* Exercise directions
Report how many lines in the following entries contain "brake". Nothing else should be given.

* Available records
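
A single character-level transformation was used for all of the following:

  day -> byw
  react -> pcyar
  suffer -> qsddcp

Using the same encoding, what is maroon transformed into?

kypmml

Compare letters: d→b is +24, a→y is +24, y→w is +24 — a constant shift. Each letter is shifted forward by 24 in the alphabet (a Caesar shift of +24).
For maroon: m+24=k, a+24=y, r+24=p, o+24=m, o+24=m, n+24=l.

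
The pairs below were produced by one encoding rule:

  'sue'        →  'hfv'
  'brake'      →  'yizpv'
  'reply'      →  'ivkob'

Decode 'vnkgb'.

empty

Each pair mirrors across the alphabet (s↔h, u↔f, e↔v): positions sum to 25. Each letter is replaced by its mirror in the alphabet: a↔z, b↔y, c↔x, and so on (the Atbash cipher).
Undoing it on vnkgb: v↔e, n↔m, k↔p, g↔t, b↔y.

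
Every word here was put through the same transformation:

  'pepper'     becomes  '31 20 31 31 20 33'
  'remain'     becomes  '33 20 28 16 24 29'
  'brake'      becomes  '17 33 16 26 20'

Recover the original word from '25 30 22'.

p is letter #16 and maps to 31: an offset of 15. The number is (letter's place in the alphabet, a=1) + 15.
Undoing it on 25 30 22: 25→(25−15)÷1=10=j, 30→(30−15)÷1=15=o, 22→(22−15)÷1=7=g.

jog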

---

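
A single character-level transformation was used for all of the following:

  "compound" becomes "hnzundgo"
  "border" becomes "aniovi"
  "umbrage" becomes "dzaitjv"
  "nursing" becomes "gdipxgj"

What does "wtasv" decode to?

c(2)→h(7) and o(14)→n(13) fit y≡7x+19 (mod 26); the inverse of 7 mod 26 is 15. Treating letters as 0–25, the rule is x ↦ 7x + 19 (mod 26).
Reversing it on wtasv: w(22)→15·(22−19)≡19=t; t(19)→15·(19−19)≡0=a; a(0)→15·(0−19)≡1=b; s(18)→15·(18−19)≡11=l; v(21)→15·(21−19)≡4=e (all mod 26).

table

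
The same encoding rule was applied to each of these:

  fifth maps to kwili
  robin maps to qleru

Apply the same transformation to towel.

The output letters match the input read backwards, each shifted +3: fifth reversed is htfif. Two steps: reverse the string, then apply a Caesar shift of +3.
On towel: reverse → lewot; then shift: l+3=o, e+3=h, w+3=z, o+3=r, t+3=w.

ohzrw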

...

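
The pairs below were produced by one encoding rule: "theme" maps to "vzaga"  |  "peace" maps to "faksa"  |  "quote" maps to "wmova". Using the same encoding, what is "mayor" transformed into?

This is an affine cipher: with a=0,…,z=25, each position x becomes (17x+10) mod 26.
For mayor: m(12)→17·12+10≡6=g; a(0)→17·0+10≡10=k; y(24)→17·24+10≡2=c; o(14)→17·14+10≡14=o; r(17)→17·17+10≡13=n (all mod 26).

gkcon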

* Task result
2